Find the line with "- upper crust, 18.9 km, density 2710 kg/m³" in the entries below. Repeat it, every following line, and the line with "- crust, thickness ?, density 2.865 g cm⁻³", exactly and with nothing added.

Saved data entries
________
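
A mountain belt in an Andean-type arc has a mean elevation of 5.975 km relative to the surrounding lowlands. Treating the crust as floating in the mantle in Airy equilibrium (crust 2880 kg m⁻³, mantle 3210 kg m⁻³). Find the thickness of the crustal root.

Equating mass per unit area of the two columns: the weight of the topography is balanced by the buoyancy of the root, ρ_c h = (ρ_m − ρ_c) r.
r = h · ρ_c / (ρ_m − ρ_c) = 5.975 km × 2880 / (3210 − 2880) = 52.1 km.

52.1 km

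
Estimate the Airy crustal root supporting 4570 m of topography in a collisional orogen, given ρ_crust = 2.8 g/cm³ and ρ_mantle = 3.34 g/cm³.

Isostatic balance requires: the weight of the topography is balanced by the buoyancy of the root, ρ_c h = (ρ_m − ρ_c) r.
r = h · ρ_c / (ρ_m − ρ_c) = 4570 m × 2.8 / (3.34 − 2.8) = 23700 m.

23700 m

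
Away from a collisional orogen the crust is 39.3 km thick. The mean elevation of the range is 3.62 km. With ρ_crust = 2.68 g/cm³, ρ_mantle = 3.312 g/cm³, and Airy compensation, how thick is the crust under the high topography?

Root depth r = h ρ_c / (ρ_m − ρ_c) = 3.62 km × 2.68 / 0.632 = 15.35 km.
Total thickness = T + h + r = 39.3 km + 3.62 km + 15.35 km = 58.3 km.

58.3 km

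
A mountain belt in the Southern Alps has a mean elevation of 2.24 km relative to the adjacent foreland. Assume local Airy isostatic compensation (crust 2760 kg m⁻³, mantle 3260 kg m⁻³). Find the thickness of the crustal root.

12.4 km

In Airy isostatic equilibrium: the weight of the topography is balanced by the buoyancy of the root, ρ_c h = (ρ_m − ρ_c) r.
r = h · ρ_c / (ρ_m − ρ_c) = 2.24 km × 2760 / (3260 − 2760) = 12.4 km.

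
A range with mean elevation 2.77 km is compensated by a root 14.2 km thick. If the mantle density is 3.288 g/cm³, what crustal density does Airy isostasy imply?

ρ_c h = (ρ_m − ρ_c) r → ρ_c (h + r) = ρ_m r → ρ_c = ρ_m r / (h + r).
ρ_c = 3.288 × 14.2 km / (2.77 km + 14.2 km) = 2.75 g/cm³.

2.75 g/cm³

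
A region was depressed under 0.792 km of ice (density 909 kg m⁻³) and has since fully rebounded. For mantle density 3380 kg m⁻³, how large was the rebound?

0.213 km

Removing the load lets mantle flow back in; uplift u satisfies ρ_ice t = ρ_m u.
u = t ρ_ice/ρ_m = 0.792 km × 909/3380 = 0.213 km.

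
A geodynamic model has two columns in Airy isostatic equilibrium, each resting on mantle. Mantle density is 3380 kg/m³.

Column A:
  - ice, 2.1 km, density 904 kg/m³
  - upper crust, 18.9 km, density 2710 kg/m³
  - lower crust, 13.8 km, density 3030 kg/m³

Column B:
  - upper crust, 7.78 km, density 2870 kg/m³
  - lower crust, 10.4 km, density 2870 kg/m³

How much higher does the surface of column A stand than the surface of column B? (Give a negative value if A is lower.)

For any compensation level in the mantle, the mantle terms cancel and isostasy reduces to e = (Σt_A − Σt_B) − (Σ(ρt)_A − Σ(ρt)_B) / ρ_m.
Σt_A = 34.8 km; Σt_B = 18.18 km; Σ(ρt)_A = 94931.4; Σ(ρt)_B = 52176.6 (in km·kg/m³).
e = (34.8 − 18.18) − (94931.4 − 52176.6) / 3380 = 3.97 km.

3.97 km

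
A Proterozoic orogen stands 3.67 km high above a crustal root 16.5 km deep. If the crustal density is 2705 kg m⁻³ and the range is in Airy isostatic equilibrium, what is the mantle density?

Airy balance: ρ_c h = (ρ_m − ρ_c) r → ρ_m = ρ_c (1 + h/r).
ρ_m = 2705 × (1 + 3.67 km/16.5 km) = 3310 kg m⁻³.

3310 kg m⁻³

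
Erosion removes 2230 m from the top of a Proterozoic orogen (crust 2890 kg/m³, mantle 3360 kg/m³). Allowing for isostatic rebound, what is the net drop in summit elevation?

Rebound u = e ρ_c/ρ_m = 2230 m × 2890/3360 = 1918 m.
Net surface drop = e − u = 2230 m − 1918 m = e (ρ_m − ρ_c)/ρ_m = 312 m.

312 m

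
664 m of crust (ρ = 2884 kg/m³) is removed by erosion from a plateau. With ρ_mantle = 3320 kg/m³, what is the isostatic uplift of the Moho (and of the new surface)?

577 m

Unloading: uplift u = e ρ_c/ρ_m = 664 m × 2884/3320 = 577 m.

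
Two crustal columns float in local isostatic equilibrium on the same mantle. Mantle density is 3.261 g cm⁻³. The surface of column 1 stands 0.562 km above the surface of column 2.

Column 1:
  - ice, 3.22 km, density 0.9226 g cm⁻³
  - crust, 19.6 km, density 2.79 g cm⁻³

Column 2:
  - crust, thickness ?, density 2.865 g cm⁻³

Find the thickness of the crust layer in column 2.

Take the compensation level at the base of the deeper column (depth z_c below the surface of column 1) and equate Σ ρ_i t_i down to z_c; mantle fills any gap and the z_c terms cancel.
Column 1: 3.22×0.9226 + 19.6×2.79 + (z_c − 22.82)×3.261
Column 2: 0.562×0 + x×2.865 + (z_c − 0.562 − 0 − x)×3.261
The z_c×3.261 term appears on both sides and cancels. Collect the known terms of each column as K = Σ(ρt)_known − 3.261 × (depth of known layers): K_1 = 57.654772 − 3.261×22.82 = −16.761248; K_2 = 0 − 3.261×(0.562 + 0) = −1.832682.
Balance: K_1 = K_2 − x×(3.261 − 2.865), so x = (K_2 − K_1)/(3.261 − 2.865) = 14.9286/0.396 = 37.7 km.

37.7 km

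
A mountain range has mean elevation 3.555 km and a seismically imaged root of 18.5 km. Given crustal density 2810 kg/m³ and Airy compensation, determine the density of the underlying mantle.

Airy balance: ρ_c h = (ρ_m − ρ_c) r → ρ_m = ρ_c (1 + h/r).
ρ_m = 2810 × (1 + 3.555 km/18.5 km) = 3350 kg/m³.

3350 kg/m³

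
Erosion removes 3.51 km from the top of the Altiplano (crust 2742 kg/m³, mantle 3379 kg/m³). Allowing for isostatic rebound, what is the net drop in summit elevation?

0.662 km

Rebound u = e ρ_c/ρ_m = 3.51 km × 2742/3379 = 2.848 km.
Net surface drop = e − u = 3.51 km − 2.848 km = e (ρ_m − ρ_c)/ρ_m = 0.662 km.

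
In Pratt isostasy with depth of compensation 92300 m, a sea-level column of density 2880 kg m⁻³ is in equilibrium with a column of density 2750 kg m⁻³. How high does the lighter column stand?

ρ_ref D = ρ (D + h) → h = D (ρ_ref − ρ)/ρ.
h = 92300 m × (2880 − 2750)/2750 = 4360 m.

4360 m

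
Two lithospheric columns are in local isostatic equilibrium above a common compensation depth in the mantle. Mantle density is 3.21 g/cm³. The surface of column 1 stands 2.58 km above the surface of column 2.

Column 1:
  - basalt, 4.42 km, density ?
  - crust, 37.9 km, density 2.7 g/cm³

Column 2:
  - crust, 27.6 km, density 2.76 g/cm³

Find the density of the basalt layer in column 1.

Take the compensation level at the base of the deeper column (depth z_c below the surface of column 1) and equate Σ ρ_i t_i down to z_c; mantle fills any gap and the z_c terms cancel.
Column 1: 4.42×ρ + 37.9×2.7 + (z_c − 42.32)×3.21
Column 2: 2.58×0 + 27.6×2.76 + (z_c − 2.58 − 27.6)×3.21
The z_c×3.21 term appears on both sides and cancels. Collect the known terms of each column as K = Σ(ρt)_known − 3.21 × (depth of known layers): K_1 = 102.33 − 3.21×42.32 = −33.5172; K_2 = 76.176 − 3.21×(2.58 + 27.6) = −20.7018.
Balance: K_1 + 4.42×ρ = K_2, so ρ = (K_2 − K_1)/4.42 = 12.8154/4.42 = 2.9 g/cm³.

2.9 g/cm³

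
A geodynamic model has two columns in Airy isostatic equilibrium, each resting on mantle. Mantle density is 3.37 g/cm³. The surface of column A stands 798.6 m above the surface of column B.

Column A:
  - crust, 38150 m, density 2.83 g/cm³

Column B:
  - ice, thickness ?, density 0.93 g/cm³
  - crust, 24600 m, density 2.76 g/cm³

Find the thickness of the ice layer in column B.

Take the compensation level at the base of the deeper column (depth z_c below the surface of column A) and equate Σ ρ_i t_i down to z_c; mantle fills any gap and the z_c terms cancel.
Column A: 38150×2.83 + (z_c − 38150)×3.37
Column B: 798.6×0 + x×0.93 + 24600×2.76 + (z_c − 798.6 − 24600 − x)×3.37
The z_c×3.37 term appears on both sides and cancels. Collect the known terms of each column as K = Σ(ρt)_known − 3.37 × (depth of known layers): K_A = 107964.5 − 3.37×38150 = −20601; K_B = 67896 − 3.37×(798.6 + 24600) = −17697.282.
Balance: K_A = K_B − x×(3.37 − 0.93), so x = (K_B − K_A)/(3.37 − 0.93) = 2903.72/2.44 = 1190 m.

1190 m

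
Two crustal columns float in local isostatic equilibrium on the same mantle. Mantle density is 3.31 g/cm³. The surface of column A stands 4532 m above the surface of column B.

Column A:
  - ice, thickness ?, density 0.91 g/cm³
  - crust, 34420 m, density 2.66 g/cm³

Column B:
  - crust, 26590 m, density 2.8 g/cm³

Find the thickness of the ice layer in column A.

Take the compensation level at the base of the deeper column (depth z_c below the surface of column A) and equate Σ ρ_i t_i down to z_c; mantle fills any gap and the z_c terms cancel.
Column A: x×0.91 + 34420×2.66 + (z_c − 34420 − x)×3.31
Column B: 4532×0 + 26590×2.8 + (z_c − 4532 − 26590)×3.31
The z_c×3.31 term appears on both sides and cancels. Collect the known terms of each column as K = Σ(ρt)_known − 3.31 × (depth of known layers): K_A = 91557.2 − 3.31×34420 = −22373; K_B = 74452 − 3.31×(4532 + 26590) = −28561.82.
Balance: K_A − x×(3.31 − 0.91) = K_B, so x = (K_A − K_B)/(3.31 − 0.91) = 6188.82/2.4 = 2580 m.

2580 m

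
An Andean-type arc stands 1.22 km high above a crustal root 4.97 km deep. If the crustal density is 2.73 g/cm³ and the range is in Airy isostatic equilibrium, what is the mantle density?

Airy balance: ρ_c h = (ρ_m − ρ_c) r → ρ_m = ρ_c (1 + h/r).
ρ_m = 2.73 × (1 + 1.22 km/4.97 km) = 3.4 g/cm³.

3.4 g/cm³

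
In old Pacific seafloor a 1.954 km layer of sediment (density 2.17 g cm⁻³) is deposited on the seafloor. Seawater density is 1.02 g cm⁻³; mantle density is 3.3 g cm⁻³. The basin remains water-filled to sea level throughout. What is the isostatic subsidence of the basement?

Submarine loading: the sediment displaces seawater, and the subsidence is in turn flooded, so s (ρ_m − ρ_w) = t (ρ_sed − ρ_w).
s = 1.954 km × (2.17 − 1.02) / (3.3 − 1.02) = 0.986 km.

0.986 km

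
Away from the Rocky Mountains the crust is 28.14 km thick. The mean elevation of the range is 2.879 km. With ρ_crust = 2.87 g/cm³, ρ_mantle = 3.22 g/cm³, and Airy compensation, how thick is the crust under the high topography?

Root depth r = h ρ_c / (ρ_m − ρ_c) = 2.879 km × 2.87 / 0.35 = 23.61 km.
Total thickness = T + h + r = 28.14 km + 2.879 km + 23.61 km = 54.6 km.

54.6 km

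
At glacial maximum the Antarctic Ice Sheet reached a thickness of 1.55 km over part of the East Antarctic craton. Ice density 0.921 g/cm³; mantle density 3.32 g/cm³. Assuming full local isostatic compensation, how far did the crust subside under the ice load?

0.43 km

Isostatic balance requires: the ice load ρ_ice t is balanced by mantle displaced below, ρ_m s.
s = t ρ_ice / ρ_m = 1.55 km × 0.921/3.32 = 0.43 km.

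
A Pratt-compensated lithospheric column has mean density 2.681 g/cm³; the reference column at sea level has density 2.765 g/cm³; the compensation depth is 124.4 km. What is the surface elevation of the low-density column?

3.9 km

ρ_ref D = ρ (D + h) → h = D (ρ_ref − ρ)/ρ.
h = 124.4 km × (2.765 − 2.681)/2.681 = 3.9 km.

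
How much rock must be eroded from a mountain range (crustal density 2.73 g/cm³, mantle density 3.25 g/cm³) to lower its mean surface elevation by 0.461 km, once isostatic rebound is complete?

2.88 km

Net drop Δ = e − u = e − e ρ_c/ρ_m = e (ρ_m − ρ_c)/ρ_m.
e = Δ ρ_m/(ρ_m − ρ_c) = 0.461 km × 3.25/0.52 = 2.88 km.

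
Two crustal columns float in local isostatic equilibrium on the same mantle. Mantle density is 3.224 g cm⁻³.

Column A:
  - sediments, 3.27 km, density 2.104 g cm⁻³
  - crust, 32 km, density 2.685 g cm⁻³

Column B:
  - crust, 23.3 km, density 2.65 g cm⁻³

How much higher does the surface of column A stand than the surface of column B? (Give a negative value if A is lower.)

2.34 km

For any compensation level in the mantle, the mantle terms cancel and isostasy reduces to e = (Σt_A − Σt_B) − (Σ(ρt)_A − Σ(ρt)_B) / ρ_m.
Σt_A = 35.27 km; Σt_B = 23.3 km; Σ(ρt)_A = 92.80008; Σ(ρt)_B = 61.745 (in km·g cm⁻³).
e = (35.27 − 23.3) − (92.80008 − 61.745) / 3.224 = 2.34 km.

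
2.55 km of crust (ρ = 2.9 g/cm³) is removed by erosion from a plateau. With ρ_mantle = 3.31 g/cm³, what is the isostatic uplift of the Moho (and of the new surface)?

Unloading: uplift u = e ρ_c/ρ_m = 2.55 km × 2.9/3.31 = 2.23 km.

2.23 km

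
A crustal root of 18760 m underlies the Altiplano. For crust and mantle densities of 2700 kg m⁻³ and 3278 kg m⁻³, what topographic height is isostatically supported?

4020 m

Isostatic balance requires: ρ_c h = (ρ_m − ρ_c) r.
h = r (ρ_m − ρ_c) / ρ_c = 18760 m × (3278 − 2700) / 2700 = 4020 m.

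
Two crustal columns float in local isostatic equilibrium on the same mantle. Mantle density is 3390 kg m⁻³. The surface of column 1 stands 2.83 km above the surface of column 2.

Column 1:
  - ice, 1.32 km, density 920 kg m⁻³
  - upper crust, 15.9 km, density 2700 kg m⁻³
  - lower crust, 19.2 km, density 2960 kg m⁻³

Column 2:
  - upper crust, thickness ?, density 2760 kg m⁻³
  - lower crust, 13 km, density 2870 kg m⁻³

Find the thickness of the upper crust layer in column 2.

Take the compensation level at the base of the deeper column (depth z_c below the surface of column 1) and equate Σ ρ_i t_i down to z_c; mantle fills any gap and the z_c terms cancel.
Column 1: 1.32×920 + 15.9×2700 + 19.2×2960 + (z_c − 36.42)×3390
Column 2: 2.83×0 + x×2760 + 13×2870 + (z_c − 2.83 − 13 − x)×3390
The z_c×3390 term appears on both sides and cancels. Collect the known terms of each column as K = Σ(ρt)_known − 3390 × (depth of known layers): K_1 = 100976.4 − 3390×36.42 = −22487.4; K_2 = 37310 − 3390×(2.83 + 13) = −16353.7.
Balance: K_1 = K_2 − x×(3390 − 2760), so x = (K_2 − K_1)/(3390 − 2760) = 6133.7/630 = 9.74 km.

9.74 km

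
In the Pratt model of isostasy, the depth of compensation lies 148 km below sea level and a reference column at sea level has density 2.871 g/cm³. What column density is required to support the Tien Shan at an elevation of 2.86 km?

Pratt balance: ρ_ref D = ρ (D + h).
ρ = ρ_ref D/(D + h) = 2.871 × 148 km/(148 km + 2.86 km) = 2.82 g/cm³.

2.82 g/cm³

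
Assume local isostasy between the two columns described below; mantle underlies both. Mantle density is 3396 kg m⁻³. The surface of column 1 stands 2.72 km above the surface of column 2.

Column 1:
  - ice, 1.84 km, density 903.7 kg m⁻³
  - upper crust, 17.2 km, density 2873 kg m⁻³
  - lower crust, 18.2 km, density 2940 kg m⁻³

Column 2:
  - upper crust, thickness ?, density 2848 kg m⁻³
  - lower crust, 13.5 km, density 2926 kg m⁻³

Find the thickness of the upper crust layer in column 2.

Take the compensation level at the base of the deeper column (depth z_c below the surface of column 1) and equate Σ ρ_i t_i down to z_c; mantle fills any gap and the z_c terms cancel.
Column 1: 1.84×903.7 + 17.2×2873 + 18.2×2940 + (z_c − 37.24)×3396
Column 2: 2.72×0 + x×2848 + 13.5×2926 + (z_c − 2.72 − 13.5 − x)×3396
The z_c×3396 term appears on both sides and cancels. Collect the known terms of each column as K = Σ(ρt)_known − 3396 × (depth of known layers): K_1 = 104586.408 − 3396×37.24 = −21880.632; K_2 = 39501 − 3396×(2.72 + 13.5) = −15582.12.
Balance: K_1 = K_2 − x×(3396 − 2848), so x = (K_2 − K_1)/(3396 − 2848) = 6298.51/548 = 11.5 km.

11.5 km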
________
- **Response to this exercise**:
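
  - upper crust, 18.9 km, density 2710 kg/m³
  - lower crust, 13.8 km, density 3030 kg/m³

Column B:
  - upper crust, 7.78 km, density 2870 kg/m³
  - lower crust, 10.4 km, density 2870 kg/m³

How much higher does the surface of column A stand than the surface of column B? (Give a negative value if A is lower.)

For any compensation level in the mantle, the mantle terms cancel and isostasy reduces to e = (Σt_A − Σt_B) − (Σ(ρt)_A − Σ(ρt)_B) / ρ_m.
Σt_A = 34.8 km; Σt_B = 18.18 km; Σ(ρt)_A = 94931.4; Σ(ρt)_B = 52176.6 (in km·kg/m³).
e = (34.8 − 18.18) − (94931.4 − 52176.6) / 3380 = 3.97 km.

3.97 km

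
A Proterozoic orogen stands 3.67 km high above a crustal root 16.5 km deep. If the crustal density is 2705 kg m⁻³ and the range is in Airy isostatic equilibrium, what is the mantle density?

Airy balance: ρ_c h = (ρ_m − ρ_c) r → ρ_m = ρ_c (1 + h/r).
ρ_m = 2705 × (1 + 3.67 km/16.5 km) = 3310 kg m⁻³.

3310 kg m⁻³

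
Erosion removes 2230 m from the top of a Proterozoic orogen (crust 2890 kg/m³, mantle 3360 kg/m³). Allowing for isostatic rebound, what is the net drop in summit elevation?

Rebound u = e ρ_c/ρ_m = 2230 m × 2890/3360 = 1918 m.
Net surface drop = e − u = 2230 m − 1918 m = e (ρ_m − ρ_c)/ρ_m = 312 m.

312 m

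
664 m of crust (ρ = 2884 kg/m³) is removed by erosion from a plateau. With ρ_mantle = 3320 kg/m³, what is the isostatic uplift of the Moho (and of the new surface)?

577 m

Unloading: uplift u = e ρ_c/ρ_m = 664 m × 2884/3320 = 577 m.

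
Two crustal columns float in local isostatic equilibrium on the same mantle. Mantle density is 3.261 g cm⁻³. The surface of column 1 stands 0.562 km above the surface of column 2.

Column 1:
  - ice, 3.22 km, density 0.9226 g cm⁻³
  - crust, 19.6 km, density 2.79 g cm⁻³

Column 2:
  - crust, thickness ?, density 2.865 g cm⁻³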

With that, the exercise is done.